• [EXERCISE] All lines from the one containing "Consider the elliptic" through the end of the entries below should appear in the answer exactly, with no others.

• [RECORDS FOR THIS TASK]
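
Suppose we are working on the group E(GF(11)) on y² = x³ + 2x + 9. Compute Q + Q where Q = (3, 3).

(3, 8)

tangent at (3, 3): λ = (3·3² + 2)/(2·3) ≡ 7/6. 6⁻¹ ≡ 2 (mod 11), so λ ≡ 7·2 ≡ 3.
  x = λ² - 3 - 3 = 9 - 6 ≡ 3; y = λ·(3 - 3) - 3 ≡ 8. → (3, 8)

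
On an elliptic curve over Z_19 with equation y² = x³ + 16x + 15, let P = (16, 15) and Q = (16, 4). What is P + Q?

O

The two points share x = 16 and their y-coordinates satisfy 15 + 4 ≡ 0 (mod 19), so they are inverses. Their sum is 𝒪.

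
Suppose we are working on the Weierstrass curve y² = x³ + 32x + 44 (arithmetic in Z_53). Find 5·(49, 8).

(8, 21)

Write Q = (49, 8).
Repeated addition: build up to 5Q.
2Q: tangent at (49, 8): λ = (3·49² + 32)/(2·8) ≡ 27/16. 16⁻¹ ≡ 10 (mod 53), so λ ≡ 27·10 ≡ 5.
  x = λ² - 49 - 49 = 25 - 98 ≡ 33; y = λ·(49 - 33) - 8 ≡ 19. → (33, 19)
3Q: (33, 19) + (49, 8). λ = (8 - 19)/(49 - 33) ≡ 42/16 mod 53. 16⁻¹ ≡ 10 (mod 53), so λ ≡ 49.
  x = λ² - 33 - 49 = 2401 - 82 ≡ 40; y = λ·(33 - 40) - 19 ≡ 9. → (40, 9)
4Q: (40, 9) + (49, 8). λ = (8 - 9)/(49 - 40) ≡ 52/9 mod 53. 9⁻¹ ≡ 6 (mod 53), so λ ≡ 47.
  x = λ² - 40 - 49 = 2209 - 89 ≡ 0; y = λ·(40 - 0) - 9 ≡ 16. → (0, 16)
5Q: (0, 16) + (49, 8). λ = (8 - 16)/(49 - 0) ≡ 45/49 mod 53. 49⁻¹ ≡ 13 (mod 53), so λ ≡ 2.
  x = λ² - 0 - 49 = 4 - 49 ≡ 8; y = λ·(0 - 8) - 16 ≡ 21. → (8, 21)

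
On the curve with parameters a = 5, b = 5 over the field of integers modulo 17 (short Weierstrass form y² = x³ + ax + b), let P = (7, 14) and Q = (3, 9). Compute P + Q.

(7, 14) + (3, 9). λ = (9 - 14)/(3 - 7) ≡ 12/13 mod 17. 13⁻¹ ≡ 4 (mod 17) since 13·4 = 52 ≡ 1, so λ ≡ 14.
  x = λ² - 7 - 3 = 196 - 10 ≡ 16; y = λ·(7 - 16) - 14 ≡ 13. → (16, 13)

(16, 13)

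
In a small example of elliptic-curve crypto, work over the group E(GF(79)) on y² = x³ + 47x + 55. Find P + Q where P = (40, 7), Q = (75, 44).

(16, 59)

(40, 7) + (75, 44). λ = (44 - 7)/(75 - 40) ≡ 37/35 mod 79. 35⁻¹ ≡ 70 (mod 79) since 35·70 = 2450 ≡ 1, so λ ≡ 62.
  x = λ² - 40 - 75 = 3844 - 115 ≡ 16; y = λ·(40 - 16) - 7 ≡ 59. → (16, 59)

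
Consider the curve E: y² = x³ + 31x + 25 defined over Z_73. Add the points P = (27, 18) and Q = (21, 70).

(19, 10)

(27, 18) + (21, 70). λ = (70 - 18)/(21 - 27) ≡ 52/67 mod 73. 67⁻¹ ≡ 12 (mod 73) since 67·12 = 804 ≡ 1, so λ ≡ 40.
  x = λ² - 27 - 21 = 1600 - 48 ≡ 19; y = λ·(27 - 19) - 18 ≡ 10. → (19, 10)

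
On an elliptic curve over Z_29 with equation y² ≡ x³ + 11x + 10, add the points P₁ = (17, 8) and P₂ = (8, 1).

(20, 9)

(17, 8) + (8, 1). λ = (1 - 8)/(8 - 17) ≡ 22/20 mod 29. 20⁻¹ ≡ 16 (mod 29), so λ ≡ 4.
  x = λ² - 17 - 8 = 16 - 25 ≡ 20; y = λ·(17 - 20) - 8 ≡ 9. → (20, 9)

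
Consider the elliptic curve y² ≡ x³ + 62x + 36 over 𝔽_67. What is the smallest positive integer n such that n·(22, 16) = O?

6

2P: tangent at (22, 16): λ = (3·22² + 62)/(2·16) ≡ 40/32. 32⁻¹ ≡ 44 (mod 67), so λ ≡ 40·44 ≡ 18.
  x = λ² - 22 - 22 = 324 - 44 ≡ 12; y = λ·(22 - 12) - 16 ≡ 30. → (12, 30)
3P: (12, 30) + (22, 16). λ = (16 - 30)/(22 - 12) ≡ 53/10 mod 67. 10⁻¹ ≡ 47 (mod 67) since 10·47 = 470 ≡ 1, so λ ≡ 12.
  x = λ² - 12 - 22 = 144 - 34 ≡ 43; y = λ·(12 - 43) - 30 ≡ 0. → (43, 0)
4P: (43, 0) + (22, 16). λ = (16 - 0)/(22 - 43) ≡ 16/46 mod 67. 46⁻¹ ≡ 51 (mod 67) since 46·51 = 2346 ≡ 1, so λ ≡ 12.
  x = λ² - 43 - 22 = 144 - 65 ≡ 12; y = λ·(43 - 12) - 0 ≡ 37. → (12, 37)
5P: (12, 37) + (22, 16). λ = (16 - 37)/(22 - 12) ≡ 46/10 mod 67. 10⁻¹ ≡ 47 (mod 67), so λ ≡ 18.
  x = λ² - 12 - 22 = 324 - 34 ≡ 22; y = λ·(12 - 22) - 37 ≡ 51. → (22, 51)
6P: (22, 51) + (22, 16): same x and y₁ ≡ -y₂, so the sum is O.
6P = O, so the order is 6.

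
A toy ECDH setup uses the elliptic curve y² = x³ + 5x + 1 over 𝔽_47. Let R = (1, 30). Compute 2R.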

• [OUTPUT FOR THIS EXERCISE]
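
Consider the elliptic curve y² ≡ x³ + 62x + 36 over 𝔽_67. What is the smallest positive integer n such that n·(22, 16) = O?

6

2P: tangent at (22, 16): λ = (3·22² + 62)/(2·16) ≡ 40/32. 32⁻¹ ≡ 44 (mod 67), so λ ≡ 40·44 ≡ 18.
  x = λ² - 22 - 22 = 324 - 44 ≡ 12; y = λ·(22 - 12) - 16 ≡ 30. → (12, 30)
3P: (12, 30) + (22, 16). λ = (16 - 30)/(22 - 12) ≡ 53/10 mod 67. 10⁻¹ ≡ 47 (mod 67) since 10·47 = 470 ≡ 1, so λ ≡ 12.
  x = λ² - 12 - 22 = 144 - 34 ≡ 43; y = λ·(12 - 43) - 30 ≡ 0. → (43, 0)
4P: (43, 0) + (22, 16). λ = (16 - 0)/(22 - 43) ≡ 16/46 mod 67. 46⁻¹ ≡ 51 (mod 67) since 46·51 = 2346 ≡ 1, so λ ≡ 12.
  x = λ² - 43 - 22 = 144 - 65 ≡ 12; y = λ·(43 - 12) - 0 ≡ 37. → (12, 37)
5P: (12, 37) + (22, 16). λ = (16 - 37)/(22 - 12) ≡ 46/10 mod 67. 10⁻¹ ≡ 47 (mod 67), so λ ≡ 18.
  x = λ² - 12 - 22 = 324 - 34 ≡ 22; y = λ·(12 - 22) - 37 ≡ 51. → (22, 51)
6P: (22, 51) + (22, 16): same x and y₁ ≡ -y₂, so the sum is O.
6P = O, so the order is 6.

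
A toy ECDH setup uses the elliptic curve y² = x³ + 5x + 1 over 𝔽_47. Let R = (1, 30). Compute 2R.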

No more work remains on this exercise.